• [Problem]:
Across the data below, how many lines have the word "Suppose" in them? Give the number and nothing else.

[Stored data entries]
▽

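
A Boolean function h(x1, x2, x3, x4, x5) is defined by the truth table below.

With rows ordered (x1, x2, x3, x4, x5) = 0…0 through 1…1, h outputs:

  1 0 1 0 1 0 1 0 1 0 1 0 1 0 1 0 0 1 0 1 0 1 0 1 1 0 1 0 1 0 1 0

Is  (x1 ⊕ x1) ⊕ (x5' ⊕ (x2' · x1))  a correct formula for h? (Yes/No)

Yes

Check the formula against h row by row:
  x1=0, x2=0, x3=0, x4=0, x5=0: formula gives 1, h = 1 ✓
  x1=0, x2=0, x3=0, x4=0, x5=1: formula gives 0, h = 0 ✓
  x1=0, x2=0, x3=0, x4=1, x5=0: formula gives 1, h = 1 ✓
  x1=0, x2=0, x3=0, x4=1, x5=1: formula gives 0, h = 0 ✓
  … (the remaining 28 rows also agree.)
No disagreement on any input; they are logically equivalent.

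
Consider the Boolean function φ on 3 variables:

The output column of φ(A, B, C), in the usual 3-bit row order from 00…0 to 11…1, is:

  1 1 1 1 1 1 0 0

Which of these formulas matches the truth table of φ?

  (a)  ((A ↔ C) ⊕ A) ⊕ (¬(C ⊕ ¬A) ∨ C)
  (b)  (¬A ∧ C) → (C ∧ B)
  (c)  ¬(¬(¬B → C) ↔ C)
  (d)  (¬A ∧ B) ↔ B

d

(a) fails at (1,0,0): the formula yields 0, φ is 1.
(b) fails at (0,0,1): the formula yields 0, φ is 1.
(c) fails at (0,1,0): the formula yields 0, φ is 1.
(d) is the remaining candidate, and it agrees with φ on all 8 inputs.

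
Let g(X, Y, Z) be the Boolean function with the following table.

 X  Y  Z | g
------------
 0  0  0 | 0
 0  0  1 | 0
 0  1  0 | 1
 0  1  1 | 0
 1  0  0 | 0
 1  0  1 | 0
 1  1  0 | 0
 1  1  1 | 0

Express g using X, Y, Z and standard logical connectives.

Only row (0,1,0) gives 1. That row's minterm ¬X·Y·¬Z is g directly.

g(X, Y, Z) = (~X & Y) & ~Z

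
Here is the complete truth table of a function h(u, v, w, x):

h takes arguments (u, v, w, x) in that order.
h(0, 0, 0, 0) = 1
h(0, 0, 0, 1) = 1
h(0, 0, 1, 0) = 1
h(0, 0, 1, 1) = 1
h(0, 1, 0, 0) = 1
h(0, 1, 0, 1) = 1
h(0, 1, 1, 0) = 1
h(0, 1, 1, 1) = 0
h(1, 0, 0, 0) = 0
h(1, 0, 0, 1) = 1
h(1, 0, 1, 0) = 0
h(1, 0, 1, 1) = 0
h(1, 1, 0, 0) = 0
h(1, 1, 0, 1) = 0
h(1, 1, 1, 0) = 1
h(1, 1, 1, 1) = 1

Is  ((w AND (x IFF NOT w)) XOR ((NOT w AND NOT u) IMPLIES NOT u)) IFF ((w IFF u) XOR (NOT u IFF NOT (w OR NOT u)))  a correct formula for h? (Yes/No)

Evaluate ((w AND (x IFF NOT w)) XOR ((NOT w AND NOT u) IMPLIES NOT u)) IFF ((w IFF u) XOR (NOT u IFF NOT (w OR NOT u))) on each row and compare to h:
  u=0, v=0, w=0, x=0: formula gives 1, h = 1 ✓
  u=0, v=0, w=0, x=1: formula gives 1, h = 1 ✓
  u=0, v=0, w=1, x=0: formula gives 1, h = 1 ✓
  u=0, v=0, w=1, x=1: formula gives 0, but h = 1 ✗
Since they disagree at (0,0,1,1), the expression is not a correct formula for h.

No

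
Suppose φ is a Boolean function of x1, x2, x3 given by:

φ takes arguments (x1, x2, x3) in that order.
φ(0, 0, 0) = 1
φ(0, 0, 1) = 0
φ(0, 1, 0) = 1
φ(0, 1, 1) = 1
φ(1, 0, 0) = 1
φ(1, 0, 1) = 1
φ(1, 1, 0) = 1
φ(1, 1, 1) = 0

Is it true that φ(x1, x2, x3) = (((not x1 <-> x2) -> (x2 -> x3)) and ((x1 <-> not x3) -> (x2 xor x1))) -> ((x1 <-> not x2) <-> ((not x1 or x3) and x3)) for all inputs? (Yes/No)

No

Evaluate (((not x1 <-> x2) -> (x2 -> x3)) and ((x1 <-> not x3) -> (x2 xor x1))) -> ((x1 <-> not x2) <-> ((not x1 or x3) and x3)) on each row and compare to φ:
  x1=0, x2=0, x3=0: formula gives 1, φ = 1 ✓
  x1=0, x2=0, x3=1: formula gives 1, but φ = 0 ✗
Row (0,0,1) is a counterexample, so the formula is not equivalent to φ.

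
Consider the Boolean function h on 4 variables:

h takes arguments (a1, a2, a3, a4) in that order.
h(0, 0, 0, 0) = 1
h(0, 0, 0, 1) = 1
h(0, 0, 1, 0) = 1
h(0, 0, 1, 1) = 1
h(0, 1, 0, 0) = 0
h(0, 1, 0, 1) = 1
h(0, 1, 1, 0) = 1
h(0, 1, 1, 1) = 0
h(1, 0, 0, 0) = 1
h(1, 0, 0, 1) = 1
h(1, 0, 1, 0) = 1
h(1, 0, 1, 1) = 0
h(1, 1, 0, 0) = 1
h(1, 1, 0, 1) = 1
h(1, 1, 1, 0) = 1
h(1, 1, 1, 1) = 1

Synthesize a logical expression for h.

h(a1, a2, a3, a4) = (((((a1' · a2) · a3') · a4') + (((a1' · a2) · a3) · a4)) + (((a1 · a2') · a3) · a4))'

h is 0 on only 3 rows — (0,1,0,0), (0,1,1,1), (1,0,1,1). Writing each as a minterm (¬a1·a2·¬a3·¬a4, ¬a1·a2·a3·a4, a1·¬a2·a3·a4) and OR-ing them characterizes exactly where h=0, so h is the negation of that disjunction.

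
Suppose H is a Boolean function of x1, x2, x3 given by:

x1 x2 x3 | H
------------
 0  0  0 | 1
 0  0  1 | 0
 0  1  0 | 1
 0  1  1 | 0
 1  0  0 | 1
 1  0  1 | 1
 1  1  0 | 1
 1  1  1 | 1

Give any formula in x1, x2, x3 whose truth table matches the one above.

The 0-rows are (0,0,1), (0,1,1). Take each as a conjunction (¬x1·¬x2·x3, ¬x1·x2·x3), form their disjunction, and complement — that gives a formula that is 1 everywhere H is.

H(x1, x2, x3) = ¬(((¬x1 ∧ ¬x2) ∧ x3) ∨ ((¬x1 ∧ x2) ∧ x3))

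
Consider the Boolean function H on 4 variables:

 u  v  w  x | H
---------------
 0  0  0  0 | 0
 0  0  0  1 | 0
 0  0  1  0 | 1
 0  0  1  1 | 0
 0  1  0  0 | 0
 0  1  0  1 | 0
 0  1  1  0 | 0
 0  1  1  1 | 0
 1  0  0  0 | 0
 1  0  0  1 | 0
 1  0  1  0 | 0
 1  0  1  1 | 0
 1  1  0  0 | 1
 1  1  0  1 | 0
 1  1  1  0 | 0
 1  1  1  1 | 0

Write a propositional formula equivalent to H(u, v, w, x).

H=1 on 2 inputs: (0,0,1,0), (1,1,0,0). Reading each as a conjunction of literals (¬u·¬v·w·¬x, u·v·¬w·¬x) and taking the OR gives the canonical DNF.

H(u, v, w, x) = (((NOT u AND NOT v) AND w) AND NOT x) OR (((u AND v) AND NOT w) AND NOT x)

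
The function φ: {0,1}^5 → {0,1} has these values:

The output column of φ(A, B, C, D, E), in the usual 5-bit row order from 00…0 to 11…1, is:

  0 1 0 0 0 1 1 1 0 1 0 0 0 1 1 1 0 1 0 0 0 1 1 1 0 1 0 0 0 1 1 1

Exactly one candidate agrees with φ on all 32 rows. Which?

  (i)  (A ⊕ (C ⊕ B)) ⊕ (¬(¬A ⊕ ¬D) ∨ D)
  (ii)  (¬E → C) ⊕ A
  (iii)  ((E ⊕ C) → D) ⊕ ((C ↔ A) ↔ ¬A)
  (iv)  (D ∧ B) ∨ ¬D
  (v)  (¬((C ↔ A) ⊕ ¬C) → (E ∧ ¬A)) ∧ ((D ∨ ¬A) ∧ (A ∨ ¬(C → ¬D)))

(i): at (0,0,0,0,0) it gives 1, but φ = 0 — eliminated.
(ii): at (0,0,0,1,1) it gives 1, but φ = 0 — eliminated.
(iv): at (0,0,0,0,0) it gives 1, but φ = 0 — eliminated.
(v): at (0,0,0,0,1) it gives 0, but φ = 1 — eliminated.
(iii) is the remaining candidate, and it agrees with φ on all 32 inputs.

iii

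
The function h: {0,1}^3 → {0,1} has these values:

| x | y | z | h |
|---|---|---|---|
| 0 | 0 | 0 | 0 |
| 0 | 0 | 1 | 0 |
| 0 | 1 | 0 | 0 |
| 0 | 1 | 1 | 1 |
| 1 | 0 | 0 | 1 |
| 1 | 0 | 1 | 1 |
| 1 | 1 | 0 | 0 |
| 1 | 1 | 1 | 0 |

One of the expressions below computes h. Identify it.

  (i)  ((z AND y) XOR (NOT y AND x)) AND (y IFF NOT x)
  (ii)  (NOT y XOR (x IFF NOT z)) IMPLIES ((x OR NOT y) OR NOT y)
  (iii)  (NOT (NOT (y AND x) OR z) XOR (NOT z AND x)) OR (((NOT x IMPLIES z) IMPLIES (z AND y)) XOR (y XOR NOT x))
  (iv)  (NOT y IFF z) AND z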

△

• [Your response]:
2